■ **Task instructions**
Keep only the lines of the data below that contain "there", and copy them.

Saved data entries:
.....

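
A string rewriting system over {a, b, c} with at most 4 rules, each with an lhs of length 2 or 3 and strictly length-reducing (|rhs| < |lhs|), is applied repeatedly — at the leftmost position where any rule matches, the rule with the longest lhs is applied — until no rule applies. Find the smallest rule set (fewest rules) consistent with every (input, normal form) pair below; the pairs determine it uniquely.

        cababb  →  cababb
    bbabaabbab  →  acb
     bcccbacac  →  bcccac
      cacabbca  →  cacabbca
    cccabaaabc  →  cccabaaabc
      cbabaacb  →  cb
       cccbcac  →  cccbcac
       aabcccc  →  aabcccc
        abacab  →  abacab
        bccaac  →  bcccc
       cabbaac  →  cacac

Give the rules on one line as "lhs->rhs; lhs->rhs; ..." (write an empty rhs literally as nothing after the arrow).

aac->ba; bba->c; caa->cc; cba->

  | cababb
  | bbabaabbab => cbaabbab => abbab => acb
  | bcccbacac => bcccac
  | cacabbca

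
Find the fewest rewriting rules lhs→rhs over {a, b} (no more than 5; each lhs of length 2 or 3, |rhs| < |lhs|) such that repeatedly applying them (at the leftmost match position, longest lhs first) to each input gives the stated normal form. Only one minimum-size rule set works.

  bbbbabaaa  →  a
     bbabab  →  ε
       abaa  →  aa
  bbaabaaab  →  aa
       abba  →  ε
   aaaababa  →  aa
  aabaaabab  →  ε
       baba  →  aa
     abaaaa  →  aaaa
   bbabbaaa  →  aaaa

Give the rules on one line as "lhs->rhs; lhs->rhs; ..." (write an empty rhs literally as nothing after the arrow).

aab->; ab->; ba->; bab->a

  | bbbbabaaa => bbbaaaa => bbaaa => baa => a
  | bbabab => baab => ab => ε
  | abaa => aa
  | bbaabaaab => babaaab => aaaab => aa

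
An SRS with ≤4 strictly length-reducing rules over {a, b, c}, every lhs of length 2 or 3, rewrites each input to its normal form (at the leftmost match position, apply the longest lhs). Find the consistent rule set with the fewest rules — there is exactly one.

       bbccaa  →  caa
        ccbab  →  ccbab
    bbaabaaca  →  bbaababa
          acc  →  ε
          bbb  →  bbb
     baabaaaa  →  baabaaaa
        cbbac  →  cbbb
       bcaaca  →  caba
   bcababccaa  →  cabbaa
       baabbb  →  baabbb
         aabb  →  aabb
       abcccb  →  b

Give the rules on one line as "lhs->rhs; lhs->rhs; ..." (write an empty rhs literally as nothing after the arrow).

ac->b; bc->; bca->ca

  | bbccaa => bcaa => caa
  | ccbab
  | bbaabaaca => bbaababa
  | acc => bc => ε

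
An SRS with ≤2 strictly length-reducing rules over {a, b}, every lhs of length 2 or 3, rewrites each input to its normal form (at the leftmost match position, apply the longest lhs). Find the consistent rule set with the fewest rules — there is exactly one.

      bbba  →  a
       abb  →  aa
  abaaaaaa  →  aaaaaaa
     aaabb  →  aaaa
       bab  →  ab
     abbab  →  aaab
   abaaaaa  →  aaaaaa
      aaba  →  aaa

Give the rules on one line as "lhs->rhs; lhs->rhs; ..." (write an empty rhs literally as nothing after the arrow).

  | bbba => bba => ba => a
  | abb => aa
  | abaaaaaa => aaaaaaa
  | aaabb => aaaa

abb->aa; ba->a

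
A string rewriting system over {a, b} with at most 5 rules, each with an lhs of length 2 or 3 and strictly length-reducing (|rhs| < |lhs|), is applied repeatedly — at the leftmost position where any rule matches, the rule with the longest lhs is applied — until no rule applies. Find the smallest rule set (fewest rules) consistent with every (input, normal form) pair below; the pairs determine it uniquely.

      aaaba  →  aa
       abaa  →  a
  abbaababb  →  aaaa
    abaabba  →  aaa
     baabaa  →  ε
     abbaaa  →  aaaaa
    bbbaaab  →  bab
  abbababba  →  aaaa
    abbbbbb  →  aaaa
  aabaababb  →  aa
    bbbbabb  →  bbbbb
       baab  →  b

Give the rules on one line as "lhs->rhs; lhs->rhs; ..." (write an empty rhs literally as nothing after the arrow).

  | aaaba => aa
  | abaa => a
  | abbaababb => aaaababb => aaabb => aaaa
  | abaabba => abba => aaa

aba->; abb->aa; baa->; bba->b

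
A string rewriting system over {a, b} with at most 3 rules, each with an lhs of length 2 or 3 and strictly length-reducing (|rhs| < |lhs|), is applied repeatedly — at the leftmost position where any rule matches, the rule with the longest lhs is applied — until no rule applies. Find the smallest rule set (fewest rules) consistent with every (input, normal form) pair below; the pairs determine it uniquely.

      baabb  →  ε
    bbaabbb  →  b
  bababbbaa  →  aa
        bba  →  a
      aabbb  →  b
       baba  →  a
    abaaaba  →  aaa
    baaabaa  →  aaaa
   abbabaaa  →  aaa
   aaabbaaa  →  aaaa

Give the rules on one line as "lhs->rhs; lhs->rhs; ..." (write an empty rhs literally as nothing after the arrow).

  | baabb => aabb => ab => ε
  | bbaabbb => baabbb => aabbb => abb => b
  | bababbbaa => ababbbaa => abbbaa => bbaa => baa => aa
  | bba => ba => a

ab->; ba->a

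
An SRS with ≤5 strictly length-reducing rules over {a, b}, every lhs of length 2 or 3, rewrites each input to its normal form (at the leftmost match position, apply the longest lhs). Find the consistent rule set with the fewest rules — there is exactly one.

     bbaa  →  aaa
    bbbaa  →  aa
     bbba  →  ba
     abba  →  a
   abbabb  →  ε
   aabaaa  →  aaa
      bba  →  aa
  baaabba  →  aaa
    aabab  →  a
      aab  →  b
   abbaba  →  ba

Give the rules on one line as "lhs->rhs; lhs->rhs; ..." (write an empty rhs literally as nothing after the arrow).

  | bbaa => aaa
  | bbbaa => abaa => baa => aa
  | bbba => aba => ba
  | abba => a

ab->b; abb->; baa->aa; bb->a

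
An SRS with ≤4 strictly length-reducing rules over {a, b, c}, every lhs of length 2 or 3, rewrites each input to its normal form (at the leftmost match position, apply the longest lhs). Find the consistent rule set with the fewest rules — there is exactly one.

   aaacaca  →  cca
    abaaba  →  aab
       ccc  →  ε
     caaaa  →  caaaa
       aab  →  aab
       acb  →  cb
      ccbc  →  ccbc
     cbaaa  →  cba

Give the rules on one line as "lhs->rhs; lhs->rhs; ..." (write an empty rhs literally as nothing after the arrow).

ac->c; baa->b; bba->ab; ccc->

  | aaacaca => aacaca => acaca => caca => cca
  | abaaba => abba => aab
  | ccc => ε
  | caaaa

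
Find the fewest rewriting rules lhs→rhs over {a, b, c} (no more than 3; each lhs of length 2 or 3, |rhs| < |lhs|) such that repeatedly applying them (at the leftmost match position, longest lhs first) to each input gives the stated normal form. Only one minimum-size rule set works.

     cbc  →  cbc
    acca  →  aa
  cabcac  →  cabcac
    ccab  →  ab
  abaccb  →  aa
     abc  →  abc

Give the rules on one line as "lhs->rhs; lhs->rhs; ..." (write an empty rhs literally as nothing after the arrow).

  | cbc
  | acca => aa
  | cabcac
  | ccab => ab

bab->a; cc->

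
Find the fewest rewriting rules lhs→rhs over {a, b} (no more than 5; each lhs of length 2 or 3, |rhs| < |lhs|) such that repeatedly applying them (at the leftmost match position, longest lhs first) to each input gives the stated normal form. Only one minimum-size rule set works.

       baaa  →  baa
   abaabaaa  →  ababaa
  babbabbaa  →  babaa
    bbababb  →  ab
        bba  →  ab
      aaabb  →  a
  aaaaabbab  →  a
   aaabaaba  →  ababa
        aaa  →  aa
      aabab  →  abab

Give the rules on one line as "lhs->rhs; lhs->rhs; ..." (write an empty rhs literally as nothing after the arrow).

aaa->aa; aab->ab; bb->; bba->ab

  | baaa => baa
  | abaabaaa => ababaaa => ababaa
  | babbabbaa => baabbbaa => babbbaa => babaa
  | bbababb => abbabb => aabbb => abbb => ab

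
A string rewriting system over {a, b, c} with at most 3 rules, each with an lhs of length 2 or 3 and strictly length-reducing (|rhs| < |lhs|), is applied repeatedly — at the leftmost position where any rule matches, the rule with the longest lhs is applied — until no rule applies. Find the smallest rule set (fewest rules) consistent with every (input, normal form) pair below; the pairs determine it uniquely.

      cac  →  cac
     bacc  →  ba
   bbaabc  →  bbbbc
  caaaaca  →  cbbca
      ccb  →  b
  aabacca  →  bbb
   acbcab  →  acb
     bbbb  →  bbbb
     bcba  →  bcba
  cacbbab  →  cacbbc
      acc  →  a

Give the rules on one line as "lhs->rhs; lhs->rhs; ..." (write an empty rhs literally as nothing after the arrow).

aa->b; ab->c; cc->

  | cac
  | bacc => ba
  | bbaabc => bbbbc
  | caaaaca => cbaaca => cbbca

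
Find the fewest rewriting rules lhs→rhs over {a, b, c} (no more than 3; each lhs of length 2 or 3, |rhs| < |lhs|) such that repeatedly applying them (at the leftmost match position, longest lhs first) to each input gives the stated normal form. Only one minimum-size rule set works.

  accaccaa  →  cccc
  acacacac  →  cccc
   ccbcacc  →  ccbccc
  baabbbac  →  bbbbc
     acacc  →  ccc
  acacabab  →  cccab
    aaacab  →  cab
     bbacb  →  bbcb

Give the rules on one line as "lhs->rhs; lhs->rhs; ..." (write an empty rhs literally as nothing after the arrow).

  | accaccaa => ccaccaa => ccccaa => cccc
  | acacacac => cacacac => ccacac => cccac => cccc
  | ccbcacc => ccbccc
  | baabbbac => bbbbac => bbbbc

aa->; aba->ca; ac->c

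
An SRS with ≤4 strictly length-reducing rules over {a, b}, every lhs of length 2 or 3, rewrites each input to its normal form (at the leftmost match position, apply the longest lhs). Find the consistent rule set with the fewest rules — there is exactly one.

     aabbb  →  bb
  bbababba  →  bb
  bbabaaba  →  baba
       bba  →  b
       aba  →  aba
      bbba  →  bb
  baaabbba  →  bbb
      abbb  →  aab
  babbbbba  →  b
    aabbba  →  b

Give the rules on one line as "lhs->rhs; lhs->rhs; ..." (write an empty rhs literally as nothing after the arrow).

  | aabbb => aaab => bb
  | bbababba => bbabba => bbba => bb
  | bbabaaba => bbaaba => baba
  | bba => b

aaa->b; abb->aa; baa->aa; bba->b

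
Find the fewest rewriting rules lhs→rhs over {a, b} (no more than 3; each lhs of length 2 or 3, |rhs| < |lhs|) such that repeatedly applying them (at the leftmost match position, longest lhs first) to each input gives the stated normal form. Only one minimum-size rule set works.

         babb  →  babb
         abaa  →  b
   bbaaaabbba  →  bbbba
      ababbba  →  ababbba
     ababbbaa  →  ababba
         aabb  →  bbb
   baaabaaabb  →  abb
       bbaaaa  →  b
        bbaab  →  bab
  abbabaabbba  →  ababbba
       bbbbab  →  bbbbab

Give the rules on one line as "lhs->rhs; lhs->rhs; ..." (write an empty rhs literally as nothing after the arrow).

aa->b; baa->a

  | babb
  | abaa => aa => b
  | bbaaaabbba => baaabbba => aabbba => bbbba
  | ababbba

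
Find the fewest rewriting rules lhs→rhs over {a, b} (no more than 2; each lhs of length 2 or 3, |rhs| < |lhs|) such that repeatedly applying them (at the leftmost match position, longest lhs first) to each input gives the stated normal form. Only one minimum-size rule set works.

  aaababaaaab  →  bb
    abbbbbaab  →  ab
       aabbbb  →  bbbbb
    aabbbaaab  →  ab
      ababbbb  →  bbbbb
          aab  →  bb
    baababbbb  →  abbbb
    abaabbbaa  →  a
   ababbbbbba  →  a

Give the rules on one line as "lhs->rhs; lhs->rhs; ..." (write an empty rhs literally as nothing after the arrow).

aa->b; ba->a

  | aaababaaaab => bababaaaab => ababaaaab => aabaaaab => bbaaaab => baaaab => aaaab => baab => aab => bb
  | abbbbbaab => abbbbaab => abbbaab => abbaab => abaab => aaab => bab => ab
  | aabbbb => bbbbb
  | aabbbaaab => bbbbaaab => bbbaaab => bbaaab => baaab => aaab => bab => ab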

.....

■ **Written response**
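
An SRS with ≤4 strictly length-reducing rules over {a, b, c}, every lhs of length 2 or 3, rewrites each input to its normal form (at the leftmost match position, apply the longest lhs). Find the consistent rule set with the fewest rules — there is exactly one.
An SRS with ≤2 strictly length-reducing rules over {a, b}, every lhs of length 2 or 3, rewrites each input to its normal form (at the leftmost match position, apply the longest lhs). Find the consistent rule set with the fewest rules — there is exactly one.
An SRS with ≤5 strictly length-reducing rules over {a, b}, every lhs of length 2 or 3, rewrites each input to its normal form (at the leftmost match position, apply the longest lhs). Find the consistent rule set with the fewest rules — there is exactly one.
An SRS with ≤4 strictly length-reducing rules over {a, b, c}, every lhs of length 2 or 3, rewrites each input to its normal form (at the leftmost match position, apply the longest lhs). Find the consistent rule set with the fewest rules — there is exactly one.
An SRS with ≤4 strictly length-reducing rules over {a, b}, every lhs of length 2 or 3, rewrites each input to its normal form (at the leftmost match position, apply the longest lhs). Find the consistent rule set with the fewest rules — there is exactly one.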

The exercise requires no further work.